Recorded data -
BEGIN

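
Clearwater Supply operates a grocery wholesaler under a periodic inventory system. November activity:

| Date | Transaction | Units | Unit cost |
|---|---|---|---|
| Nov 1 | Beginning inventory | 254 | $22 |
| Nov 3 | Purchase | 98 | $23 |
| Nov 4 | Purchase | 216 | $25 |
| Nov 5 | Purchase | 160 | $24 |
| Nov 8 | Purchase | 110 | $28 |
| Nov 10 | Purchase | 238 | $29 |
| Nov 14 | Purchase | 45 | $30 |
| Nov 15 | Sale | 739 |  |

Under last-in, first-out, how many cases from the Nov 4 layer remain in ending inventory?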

END
BEGIN

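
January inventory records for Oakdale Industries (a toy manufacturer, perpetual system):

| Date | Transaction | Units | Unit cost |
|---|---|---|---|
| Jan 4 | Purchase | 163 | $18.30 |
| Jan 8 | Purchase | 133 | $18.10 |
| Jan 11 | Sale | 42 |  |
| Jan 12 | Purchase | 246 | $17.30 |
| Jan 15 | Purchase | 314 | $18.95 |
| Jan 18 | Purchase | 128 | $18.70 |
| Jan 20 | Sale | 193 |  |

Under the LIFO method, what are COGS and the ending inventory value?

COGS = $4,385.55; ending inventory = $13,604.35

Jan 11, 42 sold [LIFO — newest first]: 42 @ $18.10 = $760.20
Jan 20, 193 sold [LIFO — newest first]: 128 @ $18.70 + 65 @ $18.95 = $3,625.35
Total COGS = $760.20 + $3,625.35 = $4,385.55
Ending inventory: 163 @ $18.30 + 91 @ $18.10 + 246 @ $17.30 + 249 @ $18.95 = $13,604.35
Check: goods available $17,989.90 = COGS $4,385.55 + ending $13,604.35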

END

PROBLEM STATEMENT - Begin at the line that has "Clearwater Supply operates" in the entries above; stop after the line that has "Under last-in, first-out, how". Transcribe exactly those lines and no others.

SOLUTION FOR THIS PROBLEM -
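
Clearwater Supply operates a grocery wholesaler under a periodic inventory system. November activity:

| Date | Transaction | Units | Unit cost |
|---|---|---|---|
| Nov 1 | Beginning inventory | 254 | $22 |
| Nov 3 | Purchase | 98 | $23 |
| Nov 4 | Purchase | 216 | $25 |
| Nov 5 | Purchase | 160 | $24 |
| Nov 8 | Purchase | 110 | $28 |
| Nov 10 | Purchase | 238 | $29 |
| Nov 14 | Purchase | 45 | $30 |
| Nov 15 | Sale | 739 |  |

Under last-in, first-out, how many cases from the Nov 4 layer remain in ending inventory?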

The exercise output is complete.